**TRY IT**.
An exact repetition of the listing is required.

________________________

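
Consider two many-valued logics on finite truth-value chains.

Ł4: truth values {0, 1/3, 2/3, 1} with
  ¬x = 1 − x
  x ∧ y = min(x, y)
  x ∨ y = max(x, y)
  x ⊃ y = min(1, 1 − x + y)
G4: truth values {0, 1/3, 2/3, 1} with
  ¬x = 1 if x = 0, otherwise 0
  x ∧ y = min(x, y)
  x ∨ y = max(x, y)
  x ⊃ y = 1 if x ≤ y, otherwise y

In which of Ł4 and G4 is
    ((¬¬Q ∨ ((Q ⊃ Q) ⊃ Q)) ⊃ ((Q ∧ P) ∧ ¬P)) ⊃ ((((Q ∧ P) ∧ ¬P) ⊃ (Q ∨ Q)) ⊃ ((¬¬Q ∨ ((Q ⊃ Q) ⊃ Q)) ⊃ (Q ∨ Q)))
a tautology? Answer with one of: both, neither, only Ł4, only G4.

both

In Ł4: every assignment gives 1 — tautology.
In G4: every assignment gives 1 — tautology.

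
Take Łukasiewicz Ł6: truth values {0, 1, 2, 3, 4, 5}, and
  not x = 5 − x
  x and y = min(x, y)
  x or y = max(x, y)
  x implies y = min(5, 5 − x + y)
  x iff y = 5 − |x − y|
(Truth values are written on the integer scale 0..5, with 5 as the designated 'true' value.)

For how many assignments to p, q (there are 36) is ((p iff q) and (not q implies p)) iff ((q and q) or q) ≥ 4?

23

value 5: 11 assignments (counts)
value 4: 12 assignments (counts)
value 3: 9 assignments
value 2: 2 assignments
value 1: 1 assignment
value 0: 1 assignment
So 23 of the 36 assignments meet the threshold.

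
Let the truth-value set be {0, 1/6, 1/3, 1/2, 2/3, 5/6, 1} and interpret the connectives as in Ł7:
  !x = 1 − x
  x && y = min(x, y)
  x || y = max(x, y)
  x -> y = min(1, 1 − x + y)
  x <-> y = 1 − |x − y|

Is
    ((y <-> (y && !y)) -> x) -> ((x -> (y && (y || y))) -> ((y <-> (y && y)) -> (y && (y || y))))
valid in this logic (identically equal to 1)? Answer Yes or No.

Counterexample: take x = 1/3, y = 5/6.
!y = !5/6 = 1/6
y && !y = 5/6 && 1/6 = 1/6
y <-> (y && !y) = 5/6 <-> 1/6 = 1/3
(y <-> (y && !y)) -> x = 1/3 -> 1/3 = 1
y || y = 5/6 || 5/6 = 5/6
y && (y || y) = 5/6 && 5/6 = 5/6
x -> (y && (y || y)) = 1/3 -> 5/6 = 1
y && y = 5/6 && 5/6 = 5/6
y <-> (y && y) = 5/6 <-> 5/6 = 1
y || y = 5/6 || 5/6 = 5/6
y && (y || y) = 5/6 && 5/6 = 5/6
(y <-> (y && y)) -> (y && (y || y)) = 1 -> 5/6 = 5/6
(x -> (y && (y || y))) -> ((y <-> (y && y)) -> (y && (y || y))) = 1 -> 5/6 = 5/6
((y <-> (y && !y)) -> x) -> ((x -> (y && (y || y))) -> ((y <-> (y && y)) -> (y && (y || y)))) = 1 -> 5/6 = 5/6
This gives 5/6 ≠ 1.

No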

________________________

**SOLUTION FOR THIS PROBLEM**.
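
Consider two many-valued logics on finite truth-value chains.

Ł4: truth values {0, 1/3, 2/3, 1} with
  ¬x = 1 − x
  x ∧ y = min(x, y)
  x ∨ y = max(x, y)
  x ⊃ y = min(1, 1 − x + y)
G4: truth values {0, 1/3, 2/3, 1} with
  ¬x = 1 if x = 0, otherwise 0
  x ∧ y = min(x, y)
  x ∨ y = max(x, y)
  x ⊃ y = 1 if x ≤ y, otherwise y

In which of Ł4 and G4 is
    ((¬¬Q ∨ ((Q ⊃ Q) ⊃ Q)) ⊃ ((Q ∧ P) ∧ ¬P)) ⊃ ((((Q ∧ P) ∧ ¬P) ⊃ (Q ∨ Q)) ⊃ ((¬¬Q ∨ ((Q ⊃ Q) ⊃ Q)) ⊃ (Q ∨ Q)))
a tautology? Answer with one of: both, neither, only Ł4, only G4.

both

In Ł4: every assignment gives 1 — tautology.
In G4: every assignment gives 1 — tautology.

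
Take Łukasiewicz Ł6: truth values {0, 1, 2, 3, 4, 5}, and
  not x = 5 − x
  x and y = min(x, y)
  x or y = max(x, y)
  x implies y = min(5, 5 − x + y)
  x iff y = 5 − |x − y|
(Truth values are written on the integer scale 0..5, with 5 as the designated 'true' value.)

For how many assignments to p, q (there are 36) is ((p iff q) and (not q implies p)) iff ((q and q) or q) ≥ 4?

23

value 5: 11 assignments (counts)
value 4: 12 assignments (counts)
value 3: 9 assignments
value 2: 2 assignments
value 1: 1 assignment
value 0: 1 assignment
So 23 of the 36 assignments meet the threshold.

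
Let the truth-value set be {0, 1/6, 1/3, 1/2, 2/3, 5/6, 1} and interpret the connectives as in Ł7:
  !x = 1 − x
  x && y = min(x, y)
  x || y = max(x, y)
  x -> y = min(1, 1 − x + y)
  x <-> y = 1 − |x − y|

Is
    ((y <-> (y && !y)) -> x) -> ((x -> (y && (y || y))) -> ((y <-> (y && y)) -> (y && (y || y))))
valid in this logic (identically equal to 1)? Answer Yes or No.

Counterexample: take x = 1/3, y = 5/6.
!y = !5/6 = 1/6
y && !y = 5/6 && 1/6 = 1/6
y <-> (y && !y) = 5/6 <-> 1/6 = 1/3
(y <-> (y && !y)) -> x = 1/3 -> 1/3 = 1
y || y = 5/6 || 5/6 = 5/6
y && (y || y) = 5/6 && 5/6 = 5/6
x -> (y && (y || y)) = 1/3 -> 5/6 = 1
y && y = 5/6 && 5/6 = 5/6
y <-> (y && y) = 5/6 <-> 5/6 = 1
y || y = 5/6 || 5/6 = 5/6
y && (y || y) = 5/6 && 5/6 = 5/6
(y <-> (y && y)) -> (y && (y || y)) = 1 -> 5/6 = 5/6
(x -> (y && (y || y))) -> ((y <-> (y && y)) -> (y && (y || y))) = 1 -> 5/6 = 5/6
((y <-> (y && !y)) -> x) -> ((x -> (y && (y || y))) -> ((y <-> (y && y)) -> (y && (y || y)))) = 1 -> 5/6 = 5/6
This gives 5/6 ≠ 1.

No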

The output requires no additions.